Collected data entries

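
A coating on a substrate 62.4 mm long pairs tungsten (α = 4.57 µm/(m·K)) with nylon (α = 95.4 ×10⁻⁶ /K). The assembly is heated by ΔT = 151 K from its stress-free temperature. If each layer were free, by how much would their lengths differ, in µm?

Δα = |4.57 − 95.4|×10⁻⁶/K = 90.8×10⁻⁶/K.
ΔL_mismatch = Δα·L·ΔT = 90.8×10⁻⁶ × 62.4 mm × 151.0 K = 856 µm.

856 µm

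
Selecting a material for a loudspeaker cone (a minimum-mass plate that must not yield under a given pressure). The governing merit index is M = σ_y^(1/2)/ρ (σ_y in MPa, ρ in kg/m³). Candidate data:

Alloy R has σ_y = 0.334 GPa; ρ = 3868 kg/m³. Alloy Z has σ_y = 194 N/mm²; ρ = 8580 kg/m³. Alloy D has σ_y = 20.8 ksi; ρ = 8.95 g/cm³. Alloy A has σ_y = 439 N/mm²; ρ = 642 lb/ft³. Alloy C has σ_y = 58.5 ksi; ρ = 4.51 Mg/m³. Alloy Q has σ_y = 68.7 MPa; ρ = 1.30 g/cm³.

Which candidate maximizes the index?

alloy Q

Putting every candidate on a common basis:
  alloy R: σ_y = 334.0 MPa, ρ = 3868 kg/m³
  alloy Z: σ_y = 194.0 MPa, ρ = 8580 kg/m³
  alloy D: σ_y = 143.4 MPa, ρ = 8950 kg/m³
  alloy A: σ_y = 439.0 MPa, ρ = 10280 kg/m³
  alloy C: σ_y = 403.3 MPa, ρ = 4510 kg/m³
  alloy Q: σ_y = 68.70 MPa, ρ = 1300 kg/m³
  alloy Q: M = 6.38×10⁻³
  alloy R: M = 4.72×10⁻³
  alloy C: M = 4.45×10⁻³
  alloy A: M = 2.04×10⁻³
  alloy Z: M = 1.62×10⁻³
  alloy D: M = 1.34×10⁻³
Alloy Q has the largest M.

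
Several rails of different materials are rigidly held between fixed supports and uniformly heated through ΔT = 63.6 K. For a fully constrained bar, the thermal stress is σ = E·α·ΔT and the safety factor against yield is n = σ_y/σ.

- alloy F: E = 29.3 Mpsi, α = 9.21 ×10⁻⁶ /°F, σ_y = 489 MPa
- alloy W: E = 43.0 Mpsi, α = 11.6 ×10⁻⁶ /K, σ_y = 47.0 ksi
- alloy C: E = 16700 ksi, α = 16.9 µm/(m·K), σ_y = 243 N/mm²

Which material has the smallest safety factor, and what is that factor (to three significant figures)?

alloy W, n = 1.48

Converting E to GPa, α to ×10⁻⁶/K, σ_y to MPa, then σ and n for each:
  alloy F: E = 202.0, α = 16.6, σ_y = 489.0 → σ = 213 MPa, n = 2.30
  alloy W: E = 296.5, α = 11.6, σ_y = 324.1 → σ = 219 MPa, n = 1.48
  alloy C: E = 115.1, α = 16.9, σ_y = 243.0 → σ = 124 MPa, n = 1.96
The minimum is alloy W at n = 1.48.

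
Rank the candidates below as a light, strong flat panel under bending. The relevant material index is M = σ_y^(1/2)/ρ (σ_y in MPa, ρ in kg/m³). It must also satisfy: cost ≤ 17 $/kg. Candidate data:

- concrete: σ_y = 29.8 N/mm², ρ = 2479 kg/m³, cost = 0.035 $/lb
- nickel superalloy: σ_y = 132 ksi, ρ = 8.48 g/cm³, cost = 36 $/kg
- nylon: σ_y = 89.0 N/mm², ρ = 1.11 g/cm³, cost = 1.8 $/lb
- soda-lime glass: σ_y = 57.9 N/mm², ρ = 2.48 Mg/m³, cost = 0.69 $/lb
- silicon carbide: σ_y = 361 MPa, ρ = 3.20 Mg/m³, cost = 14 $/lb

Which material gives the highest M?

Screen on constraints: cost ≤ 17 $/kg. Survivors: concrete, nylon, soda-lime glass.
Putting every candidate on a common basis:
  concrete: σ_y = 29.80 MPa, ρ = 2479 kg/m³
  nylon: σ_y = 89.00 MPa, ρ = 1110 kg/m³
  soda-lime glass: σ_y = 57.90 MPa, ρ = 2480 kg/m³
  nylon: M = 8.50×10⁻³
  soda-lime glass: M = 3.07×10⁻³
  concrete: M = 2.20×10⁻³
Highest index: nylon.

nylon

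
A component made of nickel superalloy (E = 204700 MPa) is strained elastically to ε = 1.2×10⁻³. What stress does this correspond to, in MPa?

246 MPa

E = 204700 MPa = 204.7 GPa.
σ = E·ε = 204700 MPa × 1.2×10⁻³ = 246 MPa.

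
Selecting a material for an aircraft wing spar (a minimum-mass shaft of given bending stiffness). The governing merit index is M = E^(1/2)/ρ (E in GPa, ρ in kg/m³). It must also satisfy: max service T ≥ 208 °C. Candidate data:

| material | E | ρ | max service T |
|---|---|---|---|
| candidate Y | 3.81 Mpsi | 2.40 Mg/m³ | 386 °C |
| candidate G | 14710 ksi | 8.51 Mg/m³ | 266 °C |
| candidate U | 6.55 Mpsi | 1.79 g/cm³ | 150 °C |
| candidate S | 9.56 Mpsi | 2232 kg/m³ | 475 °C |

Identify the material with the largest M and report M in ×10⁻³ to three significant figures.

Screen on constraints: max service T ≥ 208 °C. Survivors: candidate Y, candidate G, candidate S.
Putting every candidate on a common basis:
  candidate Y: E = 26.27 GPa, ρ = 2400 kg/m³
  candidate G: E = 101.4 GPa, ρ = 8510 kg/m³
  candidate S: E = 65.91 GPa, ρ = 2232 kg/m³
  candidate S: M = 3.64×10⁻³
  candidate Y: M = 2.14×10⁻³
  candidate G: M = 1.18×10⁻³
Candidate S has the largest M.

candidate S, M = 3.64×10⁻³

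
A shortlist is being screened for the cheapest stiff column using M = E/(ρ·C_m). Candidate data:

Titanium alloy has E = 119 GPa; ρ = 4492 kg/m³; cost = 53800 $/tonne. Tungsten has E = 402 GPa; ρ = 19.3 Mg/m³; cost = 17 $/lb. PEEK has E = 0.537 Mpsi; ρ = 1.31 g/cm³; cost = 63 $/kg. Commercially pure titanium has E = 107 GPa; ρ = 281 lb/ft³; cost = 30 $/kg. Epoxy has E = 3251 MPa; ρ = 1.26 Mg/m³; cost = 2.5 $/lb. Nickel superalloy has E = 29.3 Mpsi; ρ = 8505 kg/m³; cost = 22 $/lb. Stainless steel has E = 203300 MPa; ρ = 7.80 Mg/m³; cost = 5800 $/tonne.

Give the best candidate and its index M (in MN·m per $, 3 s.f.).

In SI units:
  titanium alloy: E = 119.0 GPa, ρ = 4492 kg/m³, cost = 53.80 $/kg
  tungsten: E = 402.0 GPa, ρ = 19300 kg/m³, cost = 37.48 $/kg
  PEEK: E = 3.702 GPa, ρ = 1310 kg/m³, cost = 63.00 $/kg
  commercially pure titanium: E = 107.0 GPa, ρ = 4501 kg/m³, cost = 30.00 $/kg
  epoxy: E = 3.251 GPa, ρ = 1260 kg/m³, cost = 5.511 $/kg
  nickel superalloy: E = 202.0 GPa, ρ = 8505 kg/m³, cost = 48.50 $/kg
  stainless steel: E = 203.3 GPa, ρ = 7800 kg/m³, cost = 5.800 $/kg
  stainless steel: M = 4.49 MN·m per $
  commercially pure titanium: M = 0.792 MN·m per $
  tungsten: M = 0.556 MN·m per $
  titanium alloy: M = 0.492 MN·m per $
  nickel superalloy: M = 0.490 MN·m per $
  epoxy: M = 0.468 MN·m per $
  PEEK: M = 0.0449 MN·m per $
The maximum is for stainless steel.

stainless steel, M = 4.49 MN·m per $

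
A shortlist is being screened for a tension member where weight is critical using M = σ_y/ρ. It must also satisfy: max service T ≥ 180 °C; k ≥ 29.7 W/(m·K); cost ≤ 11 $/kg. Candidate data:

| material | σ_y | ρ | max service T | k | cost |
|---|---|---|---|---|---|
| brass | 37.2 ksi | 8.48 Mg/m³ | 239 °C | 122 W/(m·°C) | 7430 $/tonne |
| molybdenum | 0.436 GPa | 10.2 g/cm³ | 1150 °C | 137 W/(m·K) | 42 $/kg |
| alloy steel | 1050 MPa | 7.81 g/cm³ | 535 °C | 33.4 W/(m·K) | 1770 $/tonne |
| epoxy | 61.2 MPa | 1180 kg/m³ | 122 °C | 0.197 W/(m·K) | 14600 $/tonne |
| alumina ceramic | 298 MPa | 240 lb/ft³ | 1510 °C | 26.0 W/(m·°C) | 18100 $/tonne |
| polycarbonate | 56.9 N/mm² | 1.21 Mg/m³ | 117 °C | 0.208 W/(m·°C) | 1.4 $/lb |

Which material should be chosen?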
...
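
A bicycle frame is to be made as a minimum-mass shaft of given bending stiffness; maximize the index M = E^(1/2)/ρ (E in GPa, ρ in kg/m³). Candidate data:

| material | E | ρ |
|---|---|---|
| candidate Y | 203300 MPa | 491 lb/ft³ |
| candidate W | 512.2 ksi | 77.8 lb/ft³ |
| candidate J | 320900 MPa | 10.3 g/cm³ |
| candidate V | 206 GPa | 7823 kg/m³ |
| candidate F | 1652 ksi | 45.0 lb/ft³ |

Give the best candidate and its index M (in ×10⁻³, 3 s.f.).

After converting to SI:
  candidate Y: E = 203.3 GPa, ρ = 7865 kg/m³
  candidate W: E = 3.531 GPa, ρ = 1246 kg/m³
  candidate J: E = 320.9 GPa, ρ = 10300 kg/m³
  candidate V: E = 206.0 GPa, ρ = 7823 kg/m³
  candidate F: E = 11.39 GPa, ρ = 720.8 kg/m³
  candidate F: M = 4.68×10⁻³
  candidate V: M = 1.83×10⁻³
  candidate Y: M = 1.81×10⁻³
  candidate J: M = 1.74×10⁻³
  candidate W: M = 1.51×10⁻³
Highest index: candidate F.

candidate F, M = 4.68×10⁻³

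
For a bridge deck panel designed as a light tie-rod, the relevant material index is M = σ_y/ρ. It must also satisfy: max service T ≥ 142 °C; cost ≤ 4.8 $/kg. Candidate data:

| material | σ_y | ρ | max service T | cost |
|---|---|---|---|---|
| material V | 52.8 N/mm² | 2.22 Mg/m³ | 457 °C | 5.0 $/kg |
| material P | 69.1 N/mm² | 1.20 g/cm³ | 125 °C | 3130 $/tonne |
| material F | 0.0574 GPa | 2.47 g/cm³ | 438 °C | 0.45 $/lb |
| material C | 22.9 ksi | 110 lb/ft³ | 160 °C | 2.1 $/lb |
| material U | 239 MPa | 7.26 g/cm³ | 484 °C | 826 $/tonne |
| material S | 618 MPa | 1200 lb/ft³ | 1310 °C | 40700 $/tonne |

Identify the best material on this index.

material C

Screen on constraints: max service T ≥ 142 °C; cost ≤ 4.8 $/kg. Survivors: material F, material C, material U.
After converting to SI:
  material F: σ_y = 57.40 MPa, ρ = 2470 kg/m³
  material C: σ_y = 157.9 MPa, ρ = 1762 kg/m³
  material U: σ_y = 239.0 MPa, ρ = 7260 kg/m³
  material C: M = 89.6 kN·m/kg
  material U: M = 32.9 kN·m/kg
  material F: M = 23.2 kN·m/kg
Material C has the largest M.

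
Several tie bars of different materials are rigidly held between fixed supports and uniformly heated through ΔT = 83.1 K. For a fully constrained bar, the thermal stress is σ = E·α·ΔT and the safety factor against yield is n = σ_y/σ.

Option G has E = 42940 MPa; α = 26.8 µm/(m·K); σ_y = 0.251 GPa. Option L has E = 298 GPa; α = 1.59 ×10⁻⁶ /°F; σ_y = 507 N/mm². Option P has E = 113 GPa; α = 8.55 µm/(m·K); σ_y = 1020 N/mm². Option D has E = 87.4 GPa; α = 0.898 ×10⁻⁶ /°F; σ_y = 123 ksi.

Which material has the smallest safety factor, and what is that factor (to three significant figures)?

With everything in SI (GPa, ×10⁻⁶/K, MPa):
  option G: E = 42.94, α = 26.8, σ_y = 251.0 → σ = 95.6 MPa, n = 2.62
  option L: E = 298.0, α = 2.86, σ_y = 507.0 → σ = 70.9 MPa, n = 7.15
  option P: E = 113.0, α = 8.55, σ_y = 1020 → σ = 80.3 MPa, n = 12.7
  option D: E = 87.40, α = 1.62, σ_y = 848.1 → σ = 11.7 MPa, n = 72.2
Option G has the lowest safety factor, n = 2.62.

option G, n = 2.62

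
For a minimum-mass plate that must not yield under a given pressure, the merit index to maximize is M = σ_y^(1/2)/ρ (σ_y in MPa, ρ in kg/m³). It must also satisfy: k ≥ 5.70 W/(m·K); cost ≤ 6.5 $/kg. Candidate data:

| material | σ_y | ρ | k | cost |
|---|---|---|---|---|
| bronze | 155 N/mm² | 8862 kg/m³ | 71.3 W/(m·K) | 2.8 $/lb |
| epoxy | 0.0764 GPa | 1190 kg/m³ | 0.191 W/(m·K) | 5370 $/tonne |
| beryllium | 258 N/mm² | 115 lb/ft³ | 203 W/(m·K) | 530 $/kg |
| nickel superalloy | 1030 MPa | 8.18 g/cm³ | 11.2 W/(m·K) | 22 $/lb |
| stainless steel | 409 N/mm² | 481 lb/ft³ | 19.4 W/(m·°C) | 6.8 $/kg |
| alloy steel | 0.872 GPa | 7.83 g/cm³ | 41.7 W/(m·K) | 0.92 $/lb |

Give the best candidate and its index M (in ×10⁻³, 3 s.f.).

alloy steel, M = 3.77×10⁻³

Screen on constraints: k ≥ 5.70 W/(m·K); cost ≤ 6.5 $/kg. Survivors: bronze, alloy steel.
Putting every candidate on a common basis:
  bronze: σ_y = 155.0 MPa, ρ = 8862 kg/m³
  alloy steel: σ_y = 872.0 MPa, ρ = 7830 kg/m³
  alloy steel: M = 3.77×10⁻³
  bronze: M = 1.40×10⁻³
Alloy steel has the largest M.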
...
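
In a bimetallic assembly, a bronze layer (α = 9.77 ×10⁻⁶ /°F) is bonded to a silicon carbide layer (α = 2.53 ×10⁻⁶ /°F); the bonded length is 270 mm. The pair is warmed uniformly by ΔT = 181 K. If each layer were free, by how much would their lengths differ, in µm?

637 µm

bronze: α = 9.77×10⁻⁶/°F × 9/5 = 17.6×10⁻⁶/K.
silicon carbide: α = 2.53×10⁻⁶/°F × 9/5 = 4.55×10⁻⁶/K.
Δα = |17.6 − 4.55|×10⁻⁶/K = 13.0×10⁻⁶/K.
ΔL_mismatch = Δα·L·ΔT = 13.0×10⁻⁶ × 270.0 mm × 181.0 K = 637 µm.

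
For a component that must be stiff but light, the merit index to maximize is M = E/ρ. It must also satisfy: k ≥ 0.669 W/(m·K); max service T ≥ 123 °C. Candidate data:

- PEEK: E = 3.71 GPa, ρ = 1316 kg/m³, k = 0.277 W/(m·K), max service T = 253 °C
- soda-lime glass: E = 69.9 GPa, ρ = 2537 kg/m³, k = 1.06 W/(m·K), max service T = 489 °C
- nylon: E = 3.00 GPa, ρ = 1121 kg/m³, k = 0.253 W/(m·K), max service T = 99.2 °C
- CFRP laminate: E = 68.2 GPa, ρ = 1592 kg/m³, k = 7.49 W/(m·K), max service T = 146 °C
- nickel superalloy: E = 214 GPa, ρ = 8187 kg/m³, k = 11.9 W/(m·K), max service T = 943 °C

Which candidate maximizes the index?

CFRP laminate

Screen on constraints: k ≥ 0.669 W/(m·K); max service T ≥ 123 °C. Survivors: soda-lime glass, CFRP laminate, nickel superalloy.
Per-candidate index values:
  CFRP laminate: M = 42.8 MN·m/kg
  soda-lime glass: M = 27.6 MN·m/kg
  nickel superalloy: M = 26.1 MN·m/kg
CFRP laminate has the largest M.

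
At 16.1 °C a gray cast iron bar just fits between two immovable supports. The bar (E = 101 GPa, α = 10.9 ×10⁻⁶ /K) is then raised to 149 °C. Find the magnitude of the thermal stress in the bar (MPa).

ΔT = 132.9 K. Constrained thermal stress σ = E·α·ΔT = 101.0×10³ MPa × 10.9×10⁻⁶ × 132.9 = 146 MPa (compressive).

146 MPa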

- **Task requirements**: Filter the records for the string "rigidly" and copy every line that holds it.

- **Result of the task**:
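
Several rails of different materials are rigidly held between fixed supports and uniformly heated through ΔT = 63.6 K. For a fully constrained bar, the thermal stress is σ = E·α·ΔT and the safety factor against yield is n = σ_y/σ.
Several tie bars of different materials are rigidly held between fixed supports and uniformly heated through ΔT = 83.1 K. For a fully constrained bar, the thermal stress is σ = E·α·ΔT and the safety factor against yield is n = σ_y/σ.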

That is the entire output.